### TASK GOAL
Restate all of the data precisely, omitting nothing.

### TASK MATERIAL
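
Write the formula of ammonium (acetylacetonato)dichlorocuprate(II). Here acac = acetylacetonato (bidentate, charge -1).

Ligands: 2 chloro (Cl, -1), 1 acetylacetonato (acac, -1). Ligand charge sum = -3.
With Cu in oxidation state +2, the complex ion is [Cu...]^1−.
Charge balance with ammonium (+1) requires 1 complex ion per 1 ammonium.

NH4[Cu(acac)Cl2]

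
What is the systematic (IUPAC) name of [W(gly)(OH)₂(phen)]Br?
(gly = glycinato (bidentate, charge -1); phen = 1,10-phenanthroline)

(glycinato)dihydroxo(1,10-phenanthroline)tungsten(IV) bromide

The 1 bromide counter-ion carries a total charge of -1, so each complex ion is 1+.
Ligand charges: 1×glycinato (-1 each), 1×1,10-phenanthroline (neutral), 2×hydroxo (-1 each); total -3. So W + (-3) = 1+, giving W = +4.
Ligands are named alphabetically: glycinato before hydroxo before phenanthroline.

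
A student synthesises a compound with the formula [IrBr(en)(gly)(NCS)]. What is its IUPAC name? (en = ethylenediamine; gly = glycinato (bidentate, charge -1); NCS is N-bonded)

There is no counter-ion, so the complex is neutral overall.
Ligand charges: 1×ethylenediamine (neutral), 1×glycinato (-1 each), 1×isothiocyanato (-1 each), 1×bromo (-1 each); total -3. So Ir + (-3) = 0, giving Ir = +3.
Ligands are named alphabetically: bromo before ethylenediamine before glycinato before isothiocyanato.

bromo(ethylenediamine)(glycinato)isothiocyanatoiridium(III)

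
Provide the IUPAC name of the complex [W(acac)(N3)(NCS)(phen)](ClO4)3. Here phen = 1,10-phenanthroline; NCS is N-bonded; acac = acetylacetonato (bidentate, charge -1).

The 3 perchlorate counter-ions carry a total charge of -3, so each complex ion is 3+.
Ligand charges: 1×1,10-phenanthroline (neutral), 1×isothiocyanato (-1 each), 1×acetylacetonato (-1 each), 1×azido (-1 each); total -3. So W + (-3) = 3+, giving W = +6.
Ligands are named alphabetically: acetylacetonato before azido before isothiocyanato before phenanthroline.

(acetylacetonato)azidoisothiocyanato(1,10-phenanthroline)tungsten(VI) perchlorate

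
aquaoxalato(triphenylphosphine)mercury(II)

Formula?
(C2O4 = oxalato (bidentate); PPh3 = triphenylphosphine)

Ligands: 1 oxalato (C2O4, -2), 1 triphenylphosphine (PPh3, neutral), 1 aqua (H2O, neutral). Ligand charge sum = -2.
With Hg in oxidation state +2, the complex ion is [Hg...].

[Hg(C2O4)(H2O)(PPh3)]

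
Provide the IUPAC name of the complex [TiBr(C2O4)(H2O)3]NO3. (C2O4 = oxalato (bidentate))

The 1 nitrate counter-ion carries a total charge of -1, so each complex ion is 1+.
Ligand charges: 1×oxalato (-2 each), 3×aqua (neutral), 1×bromo (-1 each); total -3. So Ti + (-3) = 1+, giving Ti = +4.
Ligands are named alphabetically: aqua before bromo before oxalato.

triaquabromooxalatotitanium(IV) nitrate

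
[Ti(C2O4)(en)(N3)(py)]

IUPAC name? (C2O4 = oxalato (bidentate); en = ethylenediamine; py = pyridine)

azido(ethylenediamine)oxalato(pyridine)titanium(III)

There is no counter-ion, so the complex is neutral overall.
Ligand charges: 1×oxalato (-2 each), 1×azido (-1 each), 1×ethylenediamine (neutral), 1×pyridine (neutral); total -3. So Ti + (-3) = 0, giving Ti = +3.
Ligands are named alphabetically: azido before ethylenediamine before oxalato before pyridine.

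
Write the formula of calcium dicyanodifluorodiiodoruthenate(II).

Ca2[Ru(CN)2F2I2]

Ligands: 2 iodo (I, -1), 2 cyano (CN, -1), 2 fluoro (F, -1). Ligand charge sum = -6.
Charge balance with calcium (+2) requires 1 complex ion per 2 calcium.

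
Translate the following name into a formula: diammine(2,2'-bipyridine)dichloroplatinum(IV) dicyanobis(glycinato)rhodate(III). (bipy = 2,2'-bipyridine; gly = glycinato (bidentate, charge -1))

Cation [Pt…]: ligand charges -2, Pt(IV) ⇒ ion charge 2+.
Anion [Rh…]: ligand charges -4, Rh(III) ⇒ ion charge 1−.
One 2+ cation requires 2 of the 1− anion.

[Pt(bipy)Cl2(NH3)2][Rh(CN)2(gly)2]2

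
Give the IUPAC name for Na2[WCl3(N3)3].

The 2 sodium counter-ions carry a total charge of +2, so each complex ion is 2−.
Ligand charges: 3×azido (-1 each), 3×chloro (-1 each); total -6. So W + (-6) = 2−, giving W = +4.
The complex ion is anionic, so tungsten takes the -ate form tungstate(IV).

sodium triazidotrichlorotungstate(IV)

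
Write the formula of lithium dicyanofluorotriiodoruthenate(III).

Ligands: 3 iodo (I, -1), 1 fluoro (F, -1), 2 cyano (CN, -1). Ligand charge sum = -6.
Charge balance with lithium (+1) requires 1 complex ion per 3 lithium.

Li3[Ru(CN)2FI3]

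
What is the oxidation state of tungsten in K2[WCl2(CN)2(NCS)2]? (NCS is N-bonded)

+4

2 potassium outside the brackets (+1 each) → the complex ion is 2−.
Ligand charges: 2×NCS = -2; 2×Cl = -2; 2×CN = -2; sum -6.
W + (-6) = 2− ⇒ W is +4.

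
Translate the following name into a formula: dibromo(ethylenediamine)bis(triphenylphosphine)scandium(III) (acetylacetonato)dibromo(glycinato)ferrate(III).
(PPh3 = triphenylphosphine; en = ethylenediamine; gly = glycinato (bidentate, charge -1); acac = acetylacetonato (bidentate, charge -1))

[ScBr2(en)(PPh3)2][Fe(acac)Br2(gly)]

Cation [Sc…]: ligand charges -2, Sc(III) ⇒ ion charge 1+.
Anion [Fe…]: ligand charges -4, Fe(III) ⇒ ion charge 1−.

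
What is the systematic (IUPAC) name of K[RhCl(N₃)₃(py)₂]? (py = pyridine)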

### RESULT FOR THIS TASK
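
Write the formula of ammonium (acetylacetonato)dichlorocuprate(II). Here acac = acetylacetonato (bidentate, charge -1).

Ligands: 2 chloro (Cl, -1), 1 acetylacetonato (acac, -1). Ligand charge sum = -3.
With Cu in oxidation state +2, the complex ion is [Cu...]^1−.
Charge balance with ammonium (+1) requires 1 complex ion per 1 ammonium.

NH4[Cu(acac)Cl2]

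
What is the systematic (IUPAC) name of [W(gly)(OH)₂(phen)]Br?
(gly = glycinato (bidentate, charge -1); phen = 1,10-phenanthroline)

(glycinato)dihydroxo(1,10-phenanthroline)tungsten(IV) bromide

The 1 bromide counter-ion carries a total charge of -1, so each complex ion is 1+.
Ligand charges: 1×glycinato (-1 each), 1×1,10-phenanthroline (neutral), 2×hydroxo (-1 each); total -3. So W + (-3) = 1+, giving W = +4.
Ligands are named alphabetically: glycinato before hydroxo before phenanthroline.

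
A student synthesises a compound with the formula [IrBr(en)(gly)(NCS)]. What is its IUPAC name? (en = ethylenediamine; gly = glycinato (bidentate, charge -1); NCS is N-bonded)

There is no counter-ion, so the complex is neutral overall.
Ligand charges: 1×ethylenediamine (neutral), 1×glycinato (-1 each), 1×isothiocyanato (-1 each), 1×bromo (-1 each); total -3. So Ir + (-3) = 0, giving Ir = +3.
Ligands are named alphabetically: bromo before ethylenediamine before glycinato before isothiocyanato.

bromo(ethylenediamine)(glycinato)isothiocyanatoiridium(III)

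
Provide the IUPAC name of the complex [W(acac)(N3)(NCS)(phen)](ClO4)3. Here phen = 1,10-phenanthroline; NCS is N-bonded; acac = acetylacetonato (bidentate, charge -1).

The 3 perchlorate counter-ions carry a total charge of -3, so each complex ion is 3+.
Ligand charges: 1×1,10-phenanthroline (neutral), 1×isothiocyanato (-1 each), 1×acetylacetonato (-1 each), 1×azido (-1 each); total -3. So W + (-3) = 3+, giving W = +6.
Ligands are named alphabetically: acetylacetonato before azido before isothiocyanato before phenanthroline.

(acetylacetonato)azidoisothiocyanato(1,10-phenanthroline)tungsten(VI) perchlorate

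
aquaoxalato(triphenylphosphine)mercury(II)

Formula?
(C2O4 = oxalato (bidentate); PPh3 = triphenylphosphine)

Ligands: 1 oxalato (C2O4, -2), 1 triphenylphosphine (PPh3, neutral), 1 aqua (H2O, neutral). Ligand charge sum = -2.
With Hg in oxidation state +2, the complex ion is [Hg...].

[Hg(C2O4)(H2O)(PPh3)]

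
Provide the IUPAC name of the complex [TiBr(C2O4)(H2O)3]NO3. (C2O4 = oxalato (bidentate))

The 1 nitrate counter-ion carries a total charge of -1, so each complex ion is 1+.
Ligand charges: 1×oxalato (-2 each), 3×aqua (neutral), 1×bromo (-1 each); total -3. So Ti + (-3) = 1+, giving Ti = +4.
Ligands are named alphabetically: aqua before bromo before oxalato.

triaquabromooxalatotitanium(IV) nitrate

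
[Ti(C2O4)(en)(N3)(py)]

IUPAC name? (C2O4 = oxalato (bidentate); en = ethylenediamine; py = pyridine)

azido(ethylenediamine)oxalato(pyridine)titanium(III)

There is no counter-ion, so the complex is neutral overall.
Ligand charges: 1×oxalato (-2 each), 1×azido (-1 each), 1×ethylenediamine (neutral), 1×pyridine (neutral); total -3. So Ti + (-3) = 0, giving Ti = +3.
Ligands are named alphabetically: azido before ethylenediamine before oxalato before pyridine.

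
Write the formula of calcium dicyanodifluorodiiodoruthenate(II).

Ca2[Ru(CN)2F2I2]

Ligands: 2 iodo (I, -1), 2 cyano (CN, -1), 2 fluoro (F, -1). Ligand charge sum = -6.
Charge balance with calcium (+2) requires 1 complex ion per 2 calcium.

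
Translate the following name into a formula: diammine(2,2'-bipyridine)dichloroplatinum(IV) dicyanobis(glycinato)rhodate(III). (bipy = 2,2'-bipyridine; gly = glycinato (bidentate, charge -1))

Cation [Pt…]: ligand charges -2, Pt(IV) ⇒ ion charge 2+.
Anion [Rh…]: ligand charges -4, Rh(III) ⇒ ion charge 1−.
One 2+ cation requires 2 of the 1− anion.

[Pt(bipy)Cl2(NH3)2][Rh(CN)2(gly)2]2

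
Give the IUPAC name for Na2[WCl3(N3)3].

The 2 sodium counter-ions carry a total charge of +2, so each complex ion is 2−.
Ligand charges: 3×azido (-1 each), 3×chloro (-1 each); total -6. So W + (-6) = 2−, giving W = +4.
The complex ion is anionic, so tungsten takes the -ate form tungstate(IV).

sodium triazidotrichlorotungstate(IV)

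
Write the formula of lithium dicyanofluorotriiodoruthenate(III).

Ligands: 3 iodo (I, -1), 1 fluoro (F, -1), 2 cyano (CN, -1). Ligand charge sum = -6.
Charge balance with lithium (+1) requires 1 complex ion per 3 lithium.

Li3[Ru(CN)2FI3]

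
What is the oxidation state of tungsten in K2[WCl2(CN)2(NCS)2]? (NCS is N-bonded)

+4

2 potassium outside the brackets (+1 each) → the complex ion is 2−.
Ligand charges: 2×NCS = -2; 2×Cl = -2; 2×CN = -2; sum -6.
W + (-6) = 2− ⇒ W is +4.

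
Translate the following name into a formula: dibromo(ethylenediamine)bis(triphenylphosphine)scandium(III) (acetylacetonato)dibromo(glycinato)ferrate(III).
(PPh3 = triphenylphosphine; en = ethylenediamine; gly = glycinato (bidentate, charge -1); acac = acetylacetonato (bidentate, charge -1))

[ScBr2(en)(PPh3)2][Fe(acac)Br2(gly)]

Cation [Sc…]: ligand charges -2, Sc(III) ⇒ ion charge 1+.
Anion [Fe…]: ligand charges -4, Fe(III) ⇒ ion charge 1−.

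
What is the systematic (IUPAC) name of K[RhCl(N₃)₃(py)₂]? (py = pyridine)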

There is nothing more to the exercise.